## Problem:
Below is a set of records. Please retype every one exactly.

## Input:
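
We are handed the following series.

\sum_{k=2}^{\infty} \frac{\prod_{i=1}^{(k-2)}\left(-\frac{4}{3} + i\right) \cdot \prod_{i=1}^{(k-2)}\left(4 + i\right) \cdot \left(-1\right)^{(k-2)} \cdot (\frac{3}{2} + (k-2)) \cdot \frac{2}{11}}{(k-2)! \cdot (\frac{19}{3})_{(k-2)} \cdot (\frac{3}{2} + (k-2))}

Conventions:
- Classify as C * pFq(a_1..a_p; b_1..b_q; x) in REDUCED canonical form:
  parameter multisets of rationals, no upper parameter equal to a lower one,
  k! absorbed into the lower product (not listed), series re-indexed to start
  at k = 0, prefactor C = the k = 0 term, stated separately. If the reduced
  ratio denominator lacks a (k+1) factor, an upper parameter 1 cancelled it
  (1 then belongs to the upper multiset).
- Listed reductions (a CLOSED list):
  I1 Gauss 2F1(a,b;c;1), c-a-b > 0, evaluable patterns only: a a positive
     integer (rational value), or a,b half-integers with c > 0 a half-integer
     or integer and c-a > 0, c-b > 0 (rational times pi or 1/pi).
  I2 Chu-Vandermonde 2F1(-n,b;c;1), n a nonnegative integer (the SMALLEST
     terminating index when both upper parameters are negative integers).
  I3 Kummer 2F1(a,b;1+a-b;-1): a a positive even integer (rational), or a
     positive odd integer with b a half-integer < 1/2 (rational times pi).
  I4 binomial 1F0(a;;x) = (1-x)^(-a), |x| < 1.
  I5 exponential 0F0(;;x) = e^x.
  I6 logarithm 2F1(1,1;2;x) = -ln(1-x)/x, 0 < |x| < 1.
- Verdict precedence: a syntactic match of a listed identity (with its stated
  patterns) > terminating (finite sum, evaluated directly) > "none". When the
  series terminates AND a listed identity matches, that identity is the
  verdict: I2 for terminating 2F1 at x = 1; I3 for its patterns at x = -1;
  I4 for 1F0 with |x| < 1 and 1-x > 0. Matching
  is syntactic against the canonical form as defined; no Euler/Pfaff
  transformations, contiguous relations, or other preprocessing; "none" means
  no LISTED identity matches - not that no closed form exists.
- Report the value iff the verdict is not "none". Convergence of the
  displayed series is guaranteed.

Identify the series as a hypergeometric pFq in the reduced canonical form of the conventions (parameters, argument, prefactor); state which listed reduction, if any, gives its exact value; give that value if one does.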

## Output for this task:
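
We are handed the following series.

\sum_{k=2}^{\infty} \frac{\prod_{i=1}^{(k-2)}\left(-\frac{4}{3} + i\right) \cdot \prod_{i=1}^{(k-2)}\left(4 + i\right) \cdot \left(-1\right)^{(k-2)} \cdot (\frac{3}{2} + (k-2)) \cdot \frac{2}{11}}{(k-2)! \cdot (\frac{19}{3})_{(k-2)} \cdot (\frac{3}{2} + (k-2))}

Conventions:
- Classify as C * pFq(a_1..a_p; b_1..b_q; x) in REDUCED canonical form:
  parameter multisets of rationals, no upper parameter equal to a lower one,
  k! absorbed into the lower product (not listed), series re-indexed to start
  at k = 0, prefactor C = the k = 0 term, stated separately. If the reduced
  ratio denominator lacks a (k+1) factor, an upper parameter 1 cancelled it
  (1 then belongs to the upper multiset).
- Listed reductions (a CLOSED list):
  I1 Gauss 2F1(a,b;c;1), c-a-b > 0, evaluable patterns only: a a positive
     integer (rational value), or a,b half-integers with c > 0 a half-integer
     or integer and c-a > 0, c-b > 0 (rational times pi or 1/pi).
  I2 Chu-Vandermonde 2F1(-n,b;c;1), n a nonnegative integer (the SMALLEST
     terminating index when both upper parameters are negative integers).
  I3 Kummer 2F1(a,b;1+a-b;-1): a a positive even integer (rational), or a
     positive odd integer with b a half-integer < 1/2 (rational times pi).
  I4 binomial 1F0(a;;x) = (1-x)^(-a), |x| < 1.
  I5 exponential 0F0(;;x) = e^x.
  I6 logarithm 2F1(1,1;2;x) = -ln(1-x)/x, 0 < |x| < 1.
- Verdict precedence: a syntactic match of a listed identity (with its stated
  patterns) > terminating (finite sum, evaluated directly) > "none". When the
  series terminates AND a listed identity matches, that identity is the
  verdict: I2 for terminating 2F1 at x = 1; I3 for its patterns at x = -1;
  I4 for 1F0 with |x| < 1 and 1-x > 0. Matching
  is syntactic against the canonical form as defined; no Euler/Pfaff
  transformations, contiguous relations, or other preprocessing; "none" means
  no LISTED identity matches - not that no closed form exists.
- Report the value iff the verdict is not "none". Convergence of the
  displayed series is guaranteed.

Identify the series as a hypergeometric pFq in the reduced canonical form of the conventions (parameters, argument, prefactor); state which listed reduction, if any, gives its exact value; give that value if one does.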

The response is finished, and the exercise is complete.